╭─ ENTRIES PROVIDED

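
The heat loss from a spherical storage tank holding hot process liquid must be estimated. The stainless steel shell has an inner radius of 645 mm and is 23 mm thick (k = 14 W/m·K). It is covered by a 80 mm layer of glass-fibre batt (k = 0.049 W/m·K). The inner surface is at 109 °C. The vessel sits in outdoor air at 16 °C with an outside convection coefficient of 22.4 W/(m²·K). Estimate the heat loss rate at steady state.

Q ≈ 349 W

Spherical conduction: R = (1/r_in − 1/r_out)/(4πk) per layer; series-sum.
R_stainless steel shell = (1/0.645 − 1/0.668)/(4π×14) = 3.034×10^-4 K/W
R_glass-fibre batt = (1/0.668 − 1/0.748)/(4π×0.049) = 0.26 K/W
R_outer film = 1/(h·4πr_o²) = 1/(22.4×4π×0.748²) = 0.006349 K/W
R_total = 0.2667 K/W
Q = ΔT/R_total = 93/0.2667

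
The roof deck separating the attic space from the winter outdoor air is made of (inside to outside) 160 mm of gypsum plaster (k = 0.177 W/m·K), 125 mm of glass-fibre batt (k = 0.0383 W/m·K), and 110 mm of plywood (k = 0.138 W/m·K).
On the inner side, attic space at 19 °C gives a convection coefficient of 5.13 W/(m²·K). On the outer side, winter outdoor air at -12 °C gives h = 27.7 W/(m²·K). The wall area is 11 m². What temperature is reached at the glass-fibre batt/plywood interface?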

╰─

INSTRUCTIONS FOR THE TASK:
Transcribe the listing above verbatim, leaving every line whole.

WRITTEN SOLUTION:
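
The heat loss from a spherical storage tank holding hot process liquid must be estimated. The stainless steel shell has an inner radius of 645 mm and is 23 mm thick (k = 14 W/m·K). It is covered by a 80 mm layer of glass-fibre batt (k = 0.049 W/m·K). The inner surface is at 109 °C. The vessel sits in outdoor air at 16 °C with an outside convection coefficient of 22.4 W/(m²·K). Estimate the heat loss rate at steady state.

Q ≈ 349 W

Spherical conduction: R = (1/r_in − 1/r_out)/(4πk) per layer; series-sum.
R_stainless steel shell = (1/0.645 − 1/0.668)/(4π×14) = 3.034×10^-4 K/W
R_glass-fibre batt = (1/0.668 − 1/0.748)/(4π×0.049) = 0.26 K/W
R_outer film = 1/(h·4πr_o²) = 1/(22.4×4π×0.748²) = 0.006349 K/W
R_total = 0.2667 K/W
Q = ΔT/R_total = 93/0.2667

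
The roof deck separating the attic space from the winter outdoor air is made of (inside to outside) 160 mm of gypsum plaster (k = 0.177 W/m·K), 125 mm of glass-fibre batt (k = 0.0383 W/m·K), and 110 mm of plywood (k = 0.138 W/m·K).
On the inner side, attic space at 19 °C gives a convection coefficient of 5.13 W/(m²·K). On the outer side, winter outdoor air at -12 °C gives h = 27.7 W/(m²·K). The wall area is 11 m². What temperature is reached at the glass-fibre batt/plywood interface?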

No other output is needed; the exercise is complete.